DIRECTIONS FOR THIS TASK
Print, from the listing below, the lines starting at the line containing "E: R = 0.950" and ending at the line containing "S4 = unit F and unit G in parallel", exactly as they stand, and print nothing else.

DATASET RECORDS
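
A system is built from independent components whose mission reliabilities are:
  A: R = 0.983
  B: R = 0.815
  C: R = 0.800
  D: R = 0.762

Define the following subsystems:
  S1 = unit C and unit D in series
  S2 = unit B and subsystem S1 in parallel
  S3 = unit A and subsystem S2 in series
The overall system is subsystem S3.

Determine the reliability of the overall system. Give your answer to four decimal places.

Series (C and D): 0.800000 × 0.762000 = 0.609600
Parallel (B and [0.609600]): 1 − (1 − 0.815000)(1 − 0.609600) = 0.927776
Series (A and [0.927776]): 0.983000 × 0.927776 = 0.9120

0.9120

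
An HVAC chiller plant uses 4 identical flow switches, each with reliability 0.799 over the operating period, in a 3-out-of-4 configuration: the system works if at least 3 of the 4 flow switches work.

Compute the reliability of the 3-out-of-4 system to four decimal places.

0.8177

R = Σ_{i=3}^{4} C(4,i) p^i (1−p)^{4−i} with p = 0.799
C(4,3)·0.799^3·0.201^1 = 0.410106
C(4,4)·0.799^4·0.201^0 = 0.407556
Sum = 0.8177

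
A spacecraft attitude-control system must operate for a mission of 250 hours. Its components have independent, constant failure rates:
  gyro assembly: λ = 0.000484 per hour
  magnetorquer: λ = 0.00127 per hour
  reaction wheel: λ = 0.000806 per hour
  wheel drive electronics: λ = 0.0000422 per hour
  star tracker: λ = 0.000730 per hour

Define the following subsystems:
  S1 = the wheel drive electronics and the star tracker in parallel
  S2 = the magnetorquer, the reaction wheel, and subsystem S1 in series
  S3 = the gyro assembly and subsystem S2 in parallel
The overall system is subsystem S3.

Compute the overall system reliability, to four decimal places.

R(gyro assembly) = exp(−0.000484 × 250) = 0.886034
R(magnetorquer) = exp(−0.00127 × 250) = 0.727967
R(reaction wheel) = exp(−0.000806 × 250) = 0.817504
R(wheel drive electronics) = exp(−0.0000422 × 250) = 0.989505
R(star tracker) = exp(−0.000730 × 250) = 0.833185
Parallel (wheel drive electronics and star tracker): 1 − (1 − 0.989505)(1 − 0.833185) = 0.998249
Series (magnetorquer, reaction wheel, and [0.998249]): 0.727967 × 0.817504 × 0.998249 = 0.594074
Parallel (gyro assembly and [0.594074]): 1 − (1 − 0.886034)(1 − 0.594074) = 0.9537

0.9537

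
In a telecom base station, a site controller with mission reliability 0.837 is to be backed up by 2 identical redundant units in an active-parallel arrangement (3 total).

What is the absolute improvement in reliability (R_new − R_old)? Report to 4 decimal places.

0.1587

R_before = 0.837
R_after = 1 − (1 − 0.837)^3 = 0.9957
ΔR = 0.9957 − 0.837 = 0.1587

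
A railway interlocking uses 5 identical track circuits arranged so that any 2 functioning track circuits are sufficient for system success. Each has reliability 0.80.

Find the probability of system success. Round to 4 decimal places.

R = Σ_{i=2}^{5} C(5,i) p^i (1−p)^{5−i} with p = 0.80
C(5,2)·0.80^2·0.20^3 = 0.051200
C(5,3)·0.80^3·0.20^2 = 0.204800
C(5,4)·0.80^4·0.20^1 = 0.409600
C(5,5)·0.80^5·0.20^0 = 0.327680
Sum = 0.9933

0.9933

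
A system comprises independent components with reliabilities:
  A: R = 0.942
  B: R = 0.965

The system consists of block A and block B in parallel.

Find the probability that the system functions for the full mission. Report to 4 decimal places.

Parallel (A and B): 1 − (1 − 0.942000)(1 − 0.965000) = 0.9980

0.9980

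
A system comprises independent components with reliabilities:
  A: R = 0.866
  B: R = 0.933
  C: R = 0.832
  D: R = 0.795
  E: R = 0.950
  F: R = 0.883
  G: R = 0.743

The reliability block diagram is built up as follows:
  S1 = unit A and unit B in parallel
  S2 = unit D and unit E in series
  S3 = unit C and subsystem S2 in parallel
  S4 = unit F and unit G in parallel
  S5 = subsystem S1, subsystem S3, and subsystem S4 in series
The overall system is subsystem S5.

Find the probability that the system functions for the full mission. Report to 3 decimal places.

Parallel (A and B): 1 − (1 − 0.86600)(1 − 0.93300) = 0.99102
Series (D and E): 0.79500 × 0.95000 = 0.75525
Parallel (C and [0.75525]): 1 − (1 − 0.83200)(1 − 0.75525) = 0.95888
Parallel (F and G): 1 − (1 − 0.88300)(1 − 0.74300) = 0.96993
Series ([0.99102], [0.95888], and [0.96993]): 0.99102 × 0.95888 × 0.96993 = 0.922

0.922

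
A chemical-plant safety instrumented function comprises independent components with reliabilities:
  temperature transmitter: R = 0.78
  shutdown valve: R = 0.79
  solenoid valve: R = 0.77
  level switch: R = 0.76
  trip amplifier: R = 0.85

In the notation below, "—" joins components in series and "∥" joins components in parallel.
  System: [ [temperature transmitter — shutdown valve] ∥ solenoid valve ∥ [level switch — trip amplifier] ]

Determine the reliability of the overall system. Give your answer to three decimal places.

0.969

Series (temperature transmitter and shutdown valve): 0.78000 × 0.79000 = 0.61620
Series (level switch and trip amplifier): 0.76000 × 0.85000 = 0.64600
Parallel ([0.61620], solenoid valve, and [0.64600]): 1 − (1 − 0.61620)(1 − 0.77000)(1 − 0.64600) = 0.969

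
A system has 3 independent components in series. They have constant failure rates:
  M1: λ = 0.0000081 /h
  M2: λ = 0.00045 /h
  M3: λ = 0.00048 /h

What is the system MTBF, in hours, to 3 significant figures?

1070

Series of exponential components: λ_sys = Σ λ_i
λ_sys = 0.0000081 + 0.00045 + 0.00048 = 9.3810e-04 /h
MTBF = 1 / λ_sys = 1070 h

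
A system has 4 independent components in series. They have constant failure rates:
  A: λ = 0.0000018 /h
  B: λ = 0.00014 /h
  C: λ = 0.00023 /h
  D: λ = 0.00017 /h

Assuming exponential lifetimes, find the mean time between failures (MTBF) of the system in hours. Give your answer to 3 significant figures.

Series of exponential components: λ_sys = Σ λ_i
λ_sys = 0.0000018 + 0.00014 + 0.00023 + 0.00017 = 5.4180e-04 /h
MTBF = 1 / λ_sys = 1850 h

1850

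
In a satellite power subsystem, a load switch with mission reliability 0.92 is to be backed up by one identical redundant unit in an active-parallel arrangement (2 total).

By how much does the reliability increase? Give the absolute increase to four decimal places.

R_before = 0.92
R_after = 1 − (1 − 0.92)^2 = 0.9936
ΔR = 0.9936 − 0.92 = 0.0736

0.0736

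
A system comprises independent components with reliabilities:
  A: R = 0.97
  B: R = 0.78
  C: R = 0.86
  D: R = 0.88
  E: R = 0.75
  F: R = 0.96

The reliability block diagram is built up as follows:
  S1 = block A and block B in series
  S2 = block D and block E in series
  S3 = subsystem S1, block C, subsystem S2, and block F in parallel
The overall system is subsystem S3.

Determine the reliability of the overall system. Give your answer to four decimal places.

Series (A and B): 0.970000 × 0.780000 = 0.756600
Series (D and E): 0.880000 × 0.750000 = 0.660000
Parallel ([0.756600], C, [0.660000], and F): 1 − (1 − 0.756600)(1 − 0.860000)(1 − 0.660000)(1 − 0.960000) = 0.9995

0.9995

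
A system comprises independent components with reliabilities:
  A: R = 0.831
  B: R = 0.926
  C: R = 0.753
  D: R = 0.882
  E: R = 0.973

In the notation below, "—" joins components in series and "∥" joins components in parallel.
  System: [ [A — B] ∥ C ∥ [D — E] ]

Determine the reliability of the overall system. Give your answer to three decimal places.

Series (A and B): 0.83100 × 0.92600 = 0.76951
Series (D and E): 0.88200 × 0.97300 = 0.85819
Parallel ([0.76951], C, and [0.85819]): 1 − (1 − 0.76951)(1 − 0.75300)(1 − 0.85819) = 0.992

0.992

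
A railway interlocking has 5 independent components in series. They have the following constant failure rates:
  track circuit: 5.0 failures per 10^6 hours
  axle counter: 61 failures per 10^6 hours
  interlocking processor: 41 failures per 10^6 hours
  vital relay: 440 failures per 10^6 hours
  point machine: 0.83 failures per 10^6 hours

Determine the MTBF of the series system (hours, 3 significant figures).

1830

Series of exponential components: λ_sys = Σ λ_i
λ_sys = 0.0000050 + 0.000061 + 0.000041 + 0.00044 + 0.00000083 = 5.4783e-04 /h
MTBF = 1 / λ_sys = 1830 h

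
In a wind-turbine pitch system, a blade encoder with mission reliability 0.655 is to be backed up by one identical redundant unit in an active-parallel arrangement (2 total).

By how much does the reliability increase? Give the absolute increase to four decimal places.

0.2260

R_before = 0.655
R_after = 1 − (1 − 0.655)^2 = 0.8810
ΔR = 0.8810 − 0.655 = 0.2260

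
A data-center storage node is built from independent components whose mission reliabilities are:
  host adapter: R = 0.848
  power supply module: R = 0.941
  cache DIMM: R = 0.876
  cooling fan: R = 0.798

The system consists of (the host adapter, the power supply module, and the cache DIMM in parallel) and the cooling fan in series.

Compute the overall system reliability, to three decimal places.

Parallel (host adapter, power supply module, and cache DIMM): 1 − (1 − 0.84800)(1 − 0.94100)(1 − 0.87600) = 0.99889
Series ([0.99889] and cooling fan): 0.99889 × 0.79800 = 0.797

0.797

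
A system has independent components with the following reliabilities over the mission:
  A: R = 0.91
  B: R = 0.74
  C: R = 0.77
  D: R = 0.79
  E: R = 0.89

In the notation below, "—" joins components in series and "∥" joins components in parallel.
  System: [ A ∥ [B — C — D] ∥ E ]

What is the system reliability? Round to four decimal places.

0.9946

Series (B, C, and D): 0.740000 × 0.770000 × 0.790000 = 0.450142
Parallel (A, [0.450142], and E): 1 − (1 − 0.910000)(1 − 0.450142)(1 − 0.890000) = 0.9946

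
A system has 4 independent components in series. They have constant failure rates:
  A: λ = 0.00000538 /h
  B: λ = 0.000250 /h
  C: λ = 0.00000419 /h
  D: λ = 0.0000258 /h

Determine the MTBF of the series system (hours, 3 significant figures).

Series of exponential components: λ_sys = Σ λ_i
λ_sys = 0.00000538 + 0.000250 + 0.00000419 + 0.0000258 = 2.8537e-04 /h
MTBF = 1 / λ_sys = 3500 h

3500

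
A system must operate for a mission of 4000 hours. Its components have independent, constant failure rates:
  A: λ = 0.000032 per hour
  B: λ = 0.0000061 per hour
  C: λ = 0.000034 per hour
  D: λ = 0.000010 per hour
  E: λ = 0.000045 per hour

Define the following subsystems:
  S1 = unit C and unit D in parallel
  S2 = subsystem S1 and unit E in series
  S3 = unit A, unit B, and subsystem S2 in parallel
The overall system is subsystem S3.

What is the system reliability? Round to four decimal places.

R(A) = exp(−0.000032 × 4000) = 0.879853
R(B) = exp(−0.0000061 × 4000) = 0.975895
R(C) = exp(−0.000034 × 4000) = 0.872843
R(D) = exp(−0.000010 × 4000) = 0.960789
R(E) = exp(−0.000045 × 4000) = 0.835270
Parallel (C and D): 1 − (1 − 0.872843)(1 − 0.960789) = 0.995014
Series ([0.995014] and E): 0.995014 × 0.835270 = 0.831105
Parallel (A, B, and [0.831105]): 1 − (1 − 0.879853)(1 − 0.975895)(1 − 0.831105) = 0.9995

0.9995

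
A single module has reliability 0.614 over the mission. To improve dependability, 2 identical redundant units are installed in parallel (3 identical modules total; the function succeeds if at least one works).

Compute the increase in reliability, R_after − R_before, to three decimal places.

R_before = 0.614
R_after = 1 − (1 − 0.614)^3 = 0.942
ΔR = 0.942 − 0.614 = 0.328

0.328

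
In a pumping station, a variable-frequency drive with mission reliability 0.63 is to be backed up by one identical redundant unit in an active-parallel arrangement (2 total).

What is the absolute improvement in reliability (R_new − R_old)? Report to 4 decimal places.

R_before = 0.63
R_after = 1 − (1 − 0.63)^2 = 0.8631
ΔR = 0.8631 − 0.63 = 0.2331

0.2331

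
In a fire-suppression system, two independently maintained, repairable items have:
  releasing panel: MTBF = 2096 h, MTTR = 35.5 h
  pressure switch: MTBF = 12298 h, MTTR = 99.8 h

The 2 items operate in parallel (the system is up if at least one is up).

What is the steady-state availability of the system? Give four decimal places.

0.9999

A(releasing panel) = MTBF/(MTBF+MTTR) = 2096/(2096+35.5) = 0.983345
A(pressure switch) = MTBF/(MTBF+MTTR) = 12298/(12298+99.8) = 0.991950
Parallel availability: 1 − (1 − 0.983345)(1 − 0.991950) = 0.9999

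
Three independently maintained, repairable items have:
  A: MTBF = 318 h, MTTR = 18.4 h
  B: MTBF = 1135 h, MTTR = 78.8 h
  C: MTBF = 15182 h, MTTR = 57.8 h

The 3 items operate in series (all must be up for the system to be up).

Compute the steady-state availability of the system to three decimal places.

0.881

A(A) = MTBF/(MTBF+MTTR) = 318/(318+18.4) = 0.945303
A(B) = MTBF/(MTBF+MTTR) = 1135/(1135+78.8) = 0.935080
A(C) = MTBF/(MTBF+MTTR) = 15182/(15182+57.8) = 0.996207
Series availability: 0.945303 × 0.935080 × 0.996207 = 0.881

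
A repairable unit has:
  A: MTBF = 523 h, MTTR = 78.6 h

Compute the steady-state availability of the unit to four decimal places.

0.8693

A(A) = MTBF/(MTBF+MTTR) = 523/(523+78.6) = 0.8693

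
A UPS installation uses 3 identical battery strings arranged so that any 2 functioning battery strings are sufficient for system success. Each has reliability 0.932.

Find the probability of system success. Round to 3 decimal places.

R = Σ_{i=2}^{3} C(3,i) p^i (1−p)^{3−i} with p = 0.932
C(3,2)·0.932^2·0.068^1 = 0.17720
C(3,3)·0.932^3·0.068^0 = 0.80956
Sum = 0.987

0.987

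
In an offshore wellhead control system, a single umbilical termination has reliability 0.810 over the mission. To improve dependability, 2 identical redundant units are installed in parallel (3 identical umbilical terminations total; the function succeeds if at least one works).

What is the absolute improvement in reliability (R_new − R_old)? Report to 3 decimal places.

0.183

R_before = 0.810
R_after = 1 − (1 − 0.810)^3 = 0.993
ΔR = 0.993 − 0.810 = 0.183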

REPLY
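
  E: R = 0.950
  F: R = 0.883
  G: R = 0.743

The reliability block diagram is built up as follows:
  S1 = unit A and unit B in parallel
  S2 = unit D and unit E in series
  S3 = unit C and subsystem S2 in parallel
  S4 = unit F and unit G in parallel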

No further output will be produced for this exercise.